• WHAT YOU SHOULD DO: Write out the whole listing exactly as it is written below.

• STORED DATA:
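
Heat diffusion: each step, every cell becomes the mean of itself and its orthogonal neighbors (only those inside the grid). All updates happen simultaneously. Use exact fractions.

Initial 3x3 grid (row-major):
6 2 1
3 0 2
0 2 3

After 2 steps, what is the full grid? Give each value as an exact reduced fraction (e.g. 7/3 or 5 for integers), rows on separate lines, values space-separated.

After step 1:
  11/3 9/4 5/3
  9/4 9/5 3/2
  5/3 5/4 7/3
After step 2:
  49/18 563/240 65/36
  563/240 181/100 73/40
  31/18 141/80 61/36

Answer: 49/18 563/240 65/36
563/240 181/100 73/40
31/18 141/80 61/36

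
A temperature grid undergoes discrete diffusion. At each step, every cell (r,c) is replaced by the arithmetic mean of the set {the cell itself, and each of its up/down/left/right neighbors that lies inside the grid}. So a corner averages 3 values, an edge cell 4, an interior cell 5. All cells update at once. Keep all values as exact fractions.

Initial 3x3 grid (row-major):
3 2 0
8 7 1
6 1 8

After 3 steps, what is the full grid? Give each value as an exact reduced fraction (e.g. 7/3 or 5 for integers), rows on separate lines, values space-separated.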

• RESULT FOR THIS EXERCISE:
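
Heat diffusion: each step, every cell becomes the mean of itself and its orthogonal neighbors (only those inside the grid). All updates happen simultaneously. Use exact fractions.

Initial 3x3 grid (row-major):
6 2 1
3 0 2
0 2 3

After 2 steps, what is the full grid? Give each value as an exact reduced fraction (e.g. 7/3 or 5 for integers), rows on separate lines, values space-separated.

After step 1:
  11/3 9/4 5/3
  9/4 9/5 3/2
  5/3 5/4 7/3
After step 2:
  49/18 563/240 65/36
  563/240 181/100 73/40
  31/18 141/80 61/36

Answer: 49/18 563/240 65/36
563/240 181/100 73/40
31/18 141/80 61/36

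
A temperature grid undergoes discrete diffusion. At each step, every cell (r,c) is replaced by the arithmetic mean of the set {the cell itself, and each of its up/down/left/right neighbors that lies inside the grid}. So a corner averages 3 values, an edge cell 4, an interior cell 5. All cells update at once. Keep all values as exact fractions.

Initial 3x3 grid (row-major):
3 2 0
8 7 1
6 1 8

After 3 steps, what is the full grid? Give each value as an exact reduced fraction (e.g. 7/3 or 5 for integers), rows on separate lines, values space-separated.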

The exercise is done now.